What the task asks => Write down each entry again, exactly as it reads.

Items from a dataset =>
++++++++++++++++++++
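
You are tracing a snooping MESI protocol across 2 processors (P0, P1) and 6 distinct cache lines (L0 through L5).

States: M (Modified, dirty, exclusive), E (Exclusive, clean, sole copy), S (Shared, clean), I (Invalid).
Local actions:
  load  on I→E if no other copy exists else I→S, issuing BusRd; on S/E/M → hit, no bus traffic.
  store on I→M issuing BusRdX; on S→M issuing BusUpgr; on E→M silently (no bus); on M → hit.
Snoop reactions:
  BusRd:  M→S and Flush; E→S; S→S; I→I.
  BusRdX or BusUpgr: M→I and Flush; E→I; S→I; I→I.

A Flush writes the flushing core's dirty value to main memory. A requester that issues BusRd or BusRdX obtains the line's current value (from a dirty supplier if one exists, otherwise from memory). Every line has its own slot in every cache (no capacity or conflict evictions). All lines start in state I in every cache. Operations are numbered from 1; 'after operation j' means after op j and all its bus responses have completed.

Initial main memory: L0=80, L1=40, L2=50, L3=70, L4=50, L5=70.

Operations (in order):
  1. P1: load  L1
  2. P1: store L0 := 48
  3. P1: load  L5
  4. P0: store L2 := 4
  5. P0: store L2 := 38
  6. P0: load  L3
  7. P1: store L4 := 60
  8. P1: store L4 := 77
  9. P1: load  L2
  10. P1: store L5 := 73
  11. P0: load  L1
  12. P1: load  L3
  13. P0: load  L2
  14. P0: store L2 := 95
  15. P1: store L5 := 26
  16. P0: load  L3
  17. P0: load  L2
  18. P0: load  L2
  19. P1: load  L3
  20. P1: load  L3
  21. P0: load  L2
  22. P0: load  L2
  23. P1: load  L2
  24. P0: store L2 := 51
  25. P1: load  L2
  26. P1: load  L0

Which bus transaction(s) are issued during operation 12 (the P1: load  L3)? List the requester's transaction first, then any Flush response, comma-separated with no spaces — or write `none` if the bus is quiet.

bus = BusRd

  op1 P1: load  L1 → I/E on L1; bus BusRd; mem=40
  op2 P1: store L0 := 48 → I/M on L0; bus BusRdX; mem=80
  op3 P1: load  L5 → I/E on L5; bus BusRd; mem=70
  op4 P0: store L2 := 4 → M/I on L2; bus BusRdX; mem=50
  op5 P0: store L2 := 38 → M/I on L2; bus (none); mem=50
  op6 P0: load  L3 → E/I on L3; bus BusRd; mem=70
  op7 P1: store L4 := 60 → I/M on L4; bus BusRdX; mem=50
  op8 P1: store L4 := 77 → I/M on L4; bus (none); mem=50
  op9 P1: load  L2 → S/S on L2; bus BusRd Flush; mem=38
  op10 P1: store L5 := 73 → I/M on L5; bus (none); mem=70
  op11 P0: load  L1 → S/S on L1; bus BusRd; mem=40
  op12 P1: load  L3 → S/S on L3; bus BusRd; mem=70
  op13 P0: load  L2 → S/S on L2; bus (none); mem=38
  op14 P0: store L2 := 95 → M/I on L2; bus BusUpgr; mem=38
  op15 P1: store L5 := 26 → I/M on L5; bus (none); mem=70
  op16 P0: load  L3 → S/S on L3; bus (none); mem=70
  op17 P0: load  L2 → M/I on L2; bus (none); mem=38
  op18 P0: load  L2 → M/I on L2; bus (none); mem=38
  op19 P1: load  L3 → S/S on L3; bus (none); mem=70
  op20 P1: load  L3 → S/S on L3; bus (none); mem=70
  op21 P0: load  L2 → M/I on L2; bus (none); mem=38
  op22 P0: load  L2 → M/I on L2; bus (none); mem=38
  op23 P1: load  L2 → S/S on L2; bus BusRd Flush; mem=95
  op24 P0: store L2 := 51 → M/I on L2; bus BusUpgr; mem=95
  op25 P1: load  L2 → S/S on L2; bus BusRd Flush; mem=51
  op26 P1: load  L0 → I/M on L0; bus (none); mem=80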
++++++++++++++++++++
Solution to this exercise =>
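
You are tracing a snooping MESI protocol across 2 processors (P0, P1) and 6 distinct cache lines (L0 through L5).

States: M (Modified, dirty, exclusive), E (Exclusive, clean, sole copy), S (Shared, clean), I (Invalid).
Local actions:
  load  on I→E if no other copy exists else I→S, issuing BusRd; on S/E/M → hit, no bus traffic.
  store on I→M issuing BusRdX; on S→M issuing BusUpgr; on E→M silently (no bus); on M → hit.
Snoop reactions:
  BusRd:  M→S and Flush; E→S; S→S; I→I.
  BusRdX or BusUpgr: M→I and Flush; E→I; S→I; I→I.

A Flush writes the flushing core's dirty value to main memory. A requester that issues BusRd or BusRdX obtains the line's current value (from a dirty supplier if one exists, otherwise from memory). Every line has its own slot in every cache (no capacity or conflict evictions). All lines start in state I in every cache. Operations are numbered from 1; 'after operation j' means after op j and all its bus responses have completed.

Initial main memory: L0=80, L1=40, L2=50, L3=70, L4=50, L5=70.

Operations (in order):
  1. P1: load  L1
  2. P1: store L0 := 48
  3. P1: load  L5
  4. P0: store L2 := 4
  5. P0: store L2 := 38
  6. P0: load  L3
  7. P1: store L4 := 60
  8. P1: store L4 := 77
  9. P1: load  L2
  10. P1: store L5 := 73
  11. P0: load  L1
  12. P1: load  L3
  13. P0: load  L2
  14. P0: store L2 := 95
  15. P1: store L5 := 26
  16. P0: load  L3
  17. P0: load  L2
  18. P0: load  L2
  19. P1: load  L3
  20. P1: load  L3
  21. P0: load  L2
  22. P0: load  L2
  23. P1: load  L2
  24. P0: store L2 := 51
  25. P1: load  L2
  26. P1: load  L0

Which bus transaction(s) are issued during operation 12 (the P1: load  L3)? List the requester's transaction first, then any Flush response, comma-separated with no spaces — or write `none` if the bus is quiet.

bus = BusRd

  op1 P1: load  L1 → I/E on L1; bus BusRd; mem=40
  op2 P1: store L0 := 48 → I/M on L0; bus BusRdX; mem=80
  op3 P1: load  L5 → I/E on L5; bus BusRd; mem=70
  op4 P0: store L2 := 4 → M/I on L2; bus BusRdX; mem=50
  op5 P0: store L2 := 38 → M/I on L2; bus (none); mem=50
  op6 P0: load  L3 → E/I on L3; bus BusRd; mem=70
  op7 P1: store L4 := 60 → I/M on L4; bus BusRdX; mem=50
  op8 P1: store L4 := 77 → I/M on L4; bus (none); mem=50
  op9 P1: load  L2 → S/S on L2; bus BusRd Flush; mem=38
  op10 P1: store L5 := 73 → I/M on L5; bus (none); mem=70
  op11 P0: load  L1 → S/S on L1; bus BusRd; mem=40
  op12 P1: load  L3 → S/S on L3; bus BusRd; mem=70
  op13 P0: load  L2 → S/S on L2; bus (none); mem=38
  op14 P0: store L2 := 95 → M/I on L2; bus BusUpgr; mem=38
  op15 P1: store L5 := 26 → I/M on L5; bus (none); mem=70
  op16 P0: load  L3 → S/S on L3; bus (none); mem=70
  op17 P0: load  L2 → M/I on L2; bus (none); mem=38
  op18 P0: load  L2 → M/I on L2; bus (none); mem=38
  op19 P1: load  L3 → S/S on L3; bus (none); mem=70
  op20 P1: load  L3 → S/S on L3; bus (none); mem=70
  op21 P0: load  L2 → M/I on L2; bus (none); mem=38
  op22 P0: load  L2 → M/I on L2; bus (none); mem=38
  op23 P1: load  L2 → S/S on L2; bus BusRd Flush; mem=95
  op24 P0: store L2 := 51 → M/I on L2; bus BusUpgr; mem=95
  op25 P1: load  L2 → S/S on L2; bus BusRd Flush; mem=51
  op26 P1: load  L0 → I/M on L0; bus (none); mem=80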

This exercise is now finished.